▶ PROBLEM STATEMENT:
Needed from the data below: every line from the one with "total rainfall over" up to and including the one with "crop coefficient for onion, Kc: 1.05", repeated exactly and with nothing else.

▶ DATASET EXTRACT:
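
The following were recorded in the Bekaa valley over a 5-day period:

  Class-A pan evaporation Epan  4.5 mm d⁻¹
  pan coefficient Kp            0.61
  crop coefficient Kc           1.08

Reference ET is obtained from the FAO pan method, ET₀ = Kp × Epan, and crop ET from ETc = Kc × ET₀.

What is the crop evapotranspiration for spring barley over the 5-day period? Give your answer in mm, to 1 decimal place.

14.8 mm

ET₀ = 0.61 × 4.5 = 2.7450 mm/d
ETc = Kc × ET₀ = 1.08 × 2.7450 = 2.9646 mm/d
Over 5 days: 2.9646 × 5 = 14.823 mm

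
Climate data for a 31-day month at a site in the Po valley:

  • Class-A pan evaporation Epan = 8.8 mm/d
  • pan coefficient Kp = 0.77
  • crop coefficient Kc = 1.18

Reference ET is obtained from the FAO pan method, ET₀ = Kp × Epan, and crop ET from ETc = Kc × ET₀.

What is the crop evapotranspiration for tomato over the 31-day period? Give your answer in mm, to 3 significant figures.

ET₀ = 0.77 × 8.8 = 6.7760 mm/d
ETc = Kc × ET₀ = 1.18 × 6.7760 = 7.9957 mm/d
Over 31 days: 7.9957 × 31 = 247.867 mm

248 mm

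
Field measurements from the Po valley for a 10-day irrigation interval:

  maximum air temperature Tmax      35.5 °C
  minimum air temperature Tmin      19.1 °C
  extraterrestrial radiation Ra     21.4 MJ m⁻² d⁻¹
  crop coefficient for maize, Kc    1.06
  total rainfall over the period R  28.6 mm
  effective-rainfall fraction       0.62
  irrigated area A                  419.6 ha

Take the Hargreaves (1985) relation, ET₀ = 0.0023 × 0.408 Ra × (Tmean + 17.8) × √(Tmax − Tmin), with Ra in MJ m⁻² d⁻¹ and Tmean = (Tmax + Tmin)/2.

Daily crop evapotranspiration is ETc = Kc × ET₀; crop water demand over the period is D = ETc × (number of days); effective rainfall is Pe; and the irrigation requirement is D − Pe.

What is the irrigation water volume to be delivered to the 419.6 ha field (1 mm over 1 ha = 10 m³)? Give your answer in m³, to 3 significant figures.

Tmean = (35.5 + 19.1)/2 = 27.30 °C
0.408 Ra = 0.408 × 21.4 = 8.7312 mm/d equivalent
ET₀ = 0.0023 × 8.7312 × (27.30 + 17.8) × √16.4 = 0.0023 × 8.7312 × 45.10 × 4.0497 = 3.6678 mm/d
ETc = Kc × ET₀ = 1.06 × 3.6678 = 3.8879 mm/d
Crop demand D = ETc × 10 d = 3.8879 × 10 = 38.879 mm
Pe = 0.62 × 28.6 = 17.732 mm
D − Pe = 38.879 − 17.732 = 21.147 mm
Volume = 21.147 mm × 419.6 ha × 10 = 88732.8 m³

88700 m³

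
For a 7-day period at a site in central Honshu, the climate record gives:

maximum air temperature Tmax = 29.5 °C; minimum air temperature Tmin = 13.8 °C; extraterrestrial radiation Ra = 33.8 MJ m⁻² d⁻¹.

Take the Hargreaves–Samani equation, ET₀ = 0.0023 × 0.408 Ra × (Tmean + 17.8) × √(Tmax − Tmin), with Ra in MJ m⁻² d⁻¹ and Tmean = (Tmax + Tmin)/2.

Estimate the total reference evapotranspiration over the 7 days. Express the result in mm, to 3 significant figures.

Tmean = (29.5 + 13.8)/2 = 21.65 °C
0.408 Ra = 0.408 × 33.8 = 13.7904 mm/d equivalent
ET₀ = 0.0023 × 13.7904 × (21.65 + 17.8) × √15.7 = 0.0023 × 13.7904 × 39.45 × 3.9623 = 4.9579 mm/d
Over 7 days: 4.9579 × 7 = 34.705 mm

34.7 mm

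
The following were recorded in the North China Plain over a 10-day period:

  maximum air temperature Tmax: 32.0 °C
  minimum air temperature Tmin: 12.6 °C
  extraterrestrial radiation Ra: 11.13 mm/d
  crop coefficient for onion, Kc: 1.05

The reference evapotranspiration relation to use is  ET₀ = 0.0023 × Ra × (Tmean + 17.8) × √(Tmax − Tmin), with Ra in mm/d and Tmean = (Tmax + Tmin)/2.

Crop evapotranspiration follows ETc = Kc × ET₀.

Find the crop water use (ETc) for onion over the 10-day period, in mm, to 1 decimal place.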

▶ PROBLEM SOLUTION:
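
  total rainfall over the period R  28.6 mm
  effective-rainfall fraction       0.62
  irrigated area A                  419.6 ha

Take the Hargreaves (1985) relation, ET₀ = 0.0023 × 0.408 Ra × (Tmean + 17.8) × √(Tmax − Tmin), with Ra in MJ m⁻² d⁻¹ and Tmean = (Tmax + Tmin)/2.

Daily crop evapotranspiration is ETc = Kc × ET₀; crop water demand over the period is D = ETc × (number of days); effective rainfall is Pe; and the irrigation requirement is D − Pe.

What is the irrigation water volume to be delivered to the 419.6 ha field (1 mm over 1 ha = 10 m³)? Give your answer in m³, to 3 significant figures.

Tmean = (35.5 + 19.1)/2 = 27.30 °C
0.408 Ra = 0.408 × 21.4 = 8.7312 mm/d equivalent
ET₀ = 0.0023 × 8.7312 × (27.30 + 17.8) × √16.4 = 0.0023 × 8.7312 × 45.10 × 4.0497 = 3.6678 mm/d
ETc = Kc × ET₀ = 1.06 × 3.6678 = 3.8879 mm/d
Crop demand D = ETc × 10 d = 3.8879 × 10 = 38.879 mm
Pe = 0.62 × 28.6 = 17.732 mm
D − Pe = 38.879 − 17.732 = 21.147 mm
Volume = 21.147 mm × 419.6 ha × 10 = 88732.8 m³

88700 m³

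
For a 7-day period at a site in central Honshu, the climate record gives:

maximum air temperature Tmax = 29.5 °C; minimum air temperature Tmin = 13.8 °C; extraterrestrial radiation Ra = 33.8 MJ m⁻² d⁻¹.

Take the Hargreaves–Samani equation, ET₀ = 0.0023 × 0.408 Ra × (Tmean + 17.8) × √(Tmax − Tmin), with Ra in MJ m⁻² d⁻¹ and Tmean = (Tmax + Tmin)/2.

Estimate the total reference evapotranspiration over the 7 days. Express the result in mm, to 3 significant figures.

Tmean = (29.5 + 13.8)/2 = 21.65 °C
0.408 Ra = 0.408 × 33.8 = 13.7904 mm/d equivalent
ET₀ = 0.0023 × 13.7904 × (21.65 + 17.8) × √15.7 = 0.0023 × 13.7904 × 39.45 × 3.9623 = 4.9579 mm/d
Over 7 days: 4.9579 × 7 = 34.705 mm

34.7 mm

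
The following were recorded in the North China Plain over a 10-day period:

  maximum air temperature Tmax: 32.0 °C
  minimum air temperature Tmin: 12.6 °C
  extraterrestrial radiation Ra: 11.13 mm/d
  crop coefficient for onion, Kc: 1.05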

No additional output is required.